### Task to carry out
Print the data exactly, leaving nothing out.
======== Records shown
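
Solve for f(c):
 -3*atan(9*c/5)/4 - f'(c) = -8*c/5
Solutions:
 f(c) = C1 + 4*c^2/5 - 3*c*atan(9*c/5)/4 + 5*log(81*c^2 + 25)/24


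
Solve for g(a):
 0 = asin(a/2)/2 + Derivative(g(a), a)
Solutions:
 g(a) = C1 - a*asin(a/2)/2 - sqrt(4 - a^2)/2


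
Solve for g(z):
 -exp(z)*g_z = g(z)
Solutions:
 g(z) = C1*exp(exp(-z))


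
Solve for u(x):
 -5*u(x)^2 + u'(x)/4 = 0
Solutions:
 u(x) = -1/(C1 + 20*x)


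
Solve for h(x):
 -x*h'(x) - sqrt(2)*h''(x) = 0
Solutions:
 h(x) = C1 + C2*erf(2^(1/4)*x/2)


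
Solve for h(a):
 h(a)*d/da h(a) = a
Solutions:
 h(a) = -sqrt(C1 + a^2)
 h(a) = sqrt(C1 + a^2)


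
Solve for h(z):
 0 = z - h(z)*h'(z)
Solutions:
 h(z) = -sqrt(C1 + z^2)
 h(z) = sqrt(C1 + z^2)


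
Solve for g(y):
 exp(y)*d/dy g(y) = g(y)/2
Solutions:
 g(y) = C1*exp(-exp(-y)/2)


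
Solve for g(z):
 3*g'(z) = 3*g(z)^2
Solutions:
 g(z) = -1/(C1 + z)


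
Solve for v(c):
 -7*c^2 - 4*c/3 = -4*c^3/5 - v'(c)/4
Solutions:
 v(c) = C1 - 4*c^4/5 + 28*c^3/3 + 8*c^2/3


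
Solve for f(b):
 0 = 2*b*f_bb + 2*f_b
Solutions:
 f(b) = C1 + C2*log(b)


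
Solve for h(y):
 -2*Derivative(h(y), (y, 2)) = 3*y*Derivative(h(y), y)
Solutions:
 h(y) = C1 + C2*erf(sqrt(3)*y/2)


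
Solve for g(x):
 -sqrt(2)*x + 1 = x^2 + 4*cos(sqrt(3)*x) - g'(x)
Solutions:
 g(x) = C1 + x^3/3 + sqrt(2)*x^2/2 - x + 4*sqrt(3)*sin(sqrt(3)*x)/3


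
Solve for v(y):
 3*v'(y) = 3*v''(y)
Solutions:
 v(y) = C1 + C2*exp(y)


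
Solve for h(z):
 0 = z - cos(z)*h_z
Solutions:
 h(z) = C1 + Integral(z/cos(z), z)


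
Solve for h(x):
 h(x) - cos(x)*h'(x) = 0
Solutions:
 h(x) = C1*sqrt(sin(x) + 1)/sqrt(sin(x) - 1)


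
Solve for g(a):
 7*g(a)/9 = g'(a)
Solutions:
 g(a) = C1*exp(7*a/9)


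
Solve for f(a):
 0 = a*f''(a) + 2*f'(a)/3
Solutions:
 f(a) = C1 + C2*a^(1/3)


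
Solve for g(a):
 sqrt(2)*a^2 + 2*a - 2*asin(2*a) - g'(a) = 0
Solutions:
 g(a) = C1 + sqrt(2)*a^3/3 + a^2 - 2*a*asin(2*a) - sqrt(1 - 4*a^2)


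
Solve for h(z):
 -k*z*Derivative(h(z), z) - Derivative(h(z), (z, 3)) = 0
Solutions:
 h(z) = C1 + Integral(C2*airyai(z*(-k)^(1/3)) + C3*airybi(z*(-k)^(1/3)), z)


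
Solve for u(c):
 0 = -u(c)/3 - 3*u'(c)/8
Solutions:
 u(c) = C1*exp(-8*c/9)


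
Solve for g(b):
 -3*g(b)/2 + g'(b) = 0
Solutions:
 g(b) = C1*exp(3*b/2)


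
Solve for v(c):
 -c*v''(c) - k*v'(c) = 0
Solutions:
 v(c) = C1 + c^(1 - re(k))*(C2*sin(log(c)*Abs(im(k))) + C3*cos(log(c)*im(k)))


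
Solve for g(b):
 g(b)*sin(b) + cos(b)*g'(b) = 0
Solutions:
 g(b) = C1*cos(b)


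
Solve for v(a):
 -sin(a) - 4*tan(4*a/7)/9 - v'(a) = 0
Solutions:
 v(a) = C1 + 7*log(cos(4*a/7))/9 + cos(a)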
================
### Exercise result
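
Solve for f(c):
 -3*atan(9*c/5)/4 - f'(c) = -8*c/5
Solutions:
 f(c) = C1 + 4*c^2/5 - 3*c*atan(9*c/5)/4 + 5*log(81*c^2 + 25)/24


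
Solve for g(a):
 0 = asin(a/2)/2 + Derivative(g(a), a)
Solutions:
 g(a) = C1 - a*asin(a/2)/2 - sqrt(4 - a^2)/2


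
Solve for g(z):
 -exp(z)*g_z = g(z)
Solutions:
 g(z) = C1*exp(exp(-z))


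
Solve for u(x):
 -5*u(x)^2 + u'(x)/4 = 0
Solutions:
 u(x) = -1/(C1 + 20*x)


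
Solve for h(x):
 -x*h'(x) - sqrt(2)*h''(x) = 0
Solutions:
 h(x) = C1 + C2*erf(2^(1/4)*x/2)


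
Solve for h(a):
 h(a)*d/da h(a) = a
Solutions:
 h(a) = -sqrt(C1 + a^2)
 h(a) = sqrt(C1 + a^2)


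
Solve for h(z):
 0 = z - h(z)*h'(z)
Solutions:
 h(z) = -sqrt(C1 + z^2)
 h(z) = sqrt(C1 + z^2)


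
Solve for g(y):
 exp(y)*d/dy g(y) = g(y)/2
Solutions:
 g(y) = C1*exp(-exp(-y)/2)


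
Solve for g(z):
 3*g'(z) = 3*g(z)^2
Solutions:
 g(z) = -1/(C1 + z)


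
Solve for v(c):
 -7*c^2 - 4*c/3 = -4*c^3/5 - v'(c)/4
Solutions:
 v(c) = C1 - 4*c^4/5 + 28*c^3/3 + 8*c^2/3


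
Solve for f(b):
 0 = 2*b*f_bb + 2*f_b
Solutions:
 f(b) = C1 + C2*log(b)


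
Solve for h(y):
 -2*Derivative(h(y), (y, 2)) = 3*y*Derivative(h(y), y)
Solutions:
 h(y) = C1 + C2*erf(sqrt(3)*y/2)


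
Solve for g(x):
 -sqrt(2)*x + 1 = x^2 + 4*cos(sqrt(3)*x) - g'(x)
Solutions:
 g(x) = C1 + x^3/3 + sqrt(2)*x^2/2 - x + 4*sqrt(3)*sin(sqrt(3)*x)/3


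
Solve for v(y):
 3*v'(y) = 3*v''(y)
Solutions:
 v(y) = C1 + C2*exp(y)


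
Solve for h(z):
 0 = z - cos(z)*h_z
Solutions:
 h(z) = C1 + Integral(z/cos(z), z)


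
Solve for h(x):
 h(x) - cos(x)*h'(x) = 0
Solutions:
 h(x) = C1*sqrt(sin(x) + 1)/sqrt(sin(x) - 1)


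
Solve for g(a):
 7*g(a)/9 = g'(a)
Solutions:
 g(a) = C1*exp(7*a/9)


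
Solve for f(a):
 0 = a*f''(a) + 2*f'(a)/3
Solutions:
 f(a) = C1 + C2*a^(1/3)


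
Solve for g(a):
 sqrt(2)*a^2 + 2*a - 2*asin(2*a) - g'(a) = 0
Solutions:
 g(a) = C1 + sqrt(2)*a^3/3 + a^2 - 2*a*asin(2*a) - sqrt(1 - 4*a^2)


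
Solve for h(z):
 -k*z*Derivative(h(z), z) - Derivative(h(z), (z, 3)) = 0
Solutions:
 h(z) = C1 + Integral(C2*airyai(z*(-k)^(1/3)) + C3*airybi(z*(-k)^(1/3)), z)


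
Solve for u(c):
 0 = -u(c)/3 - 3*u'(c)/8
Solutions:
 u(c) = C1*exp(-8*c/9)


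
Solve for g(b):
 -3*g(b)/2 + g'(b) = 0
Solutions:
 g(b) = C1*exp(3*b/2)


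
Solve for v(c):
 -c*v''(c) - k*v'(c) = 0
Solutions:
 v(c) = C1 + c^(1 - re(k))*(C2*sin(log(c)*Abs(im(k))) + C3*cos(log(c)*im(k)))


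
Solve for g(b):
 g(b)*sin(b) + cos(b)*g'(b) = 0
Solutions:
 g(b) = C1*cos(b)


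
Solve for v(a):
 -sin(a) - 4*tan(4*a/7)/9 - v'(a) = 0
Solutions:
 v(a) = C1 + 7*log(cos(4*a/7))/9 + cos(a)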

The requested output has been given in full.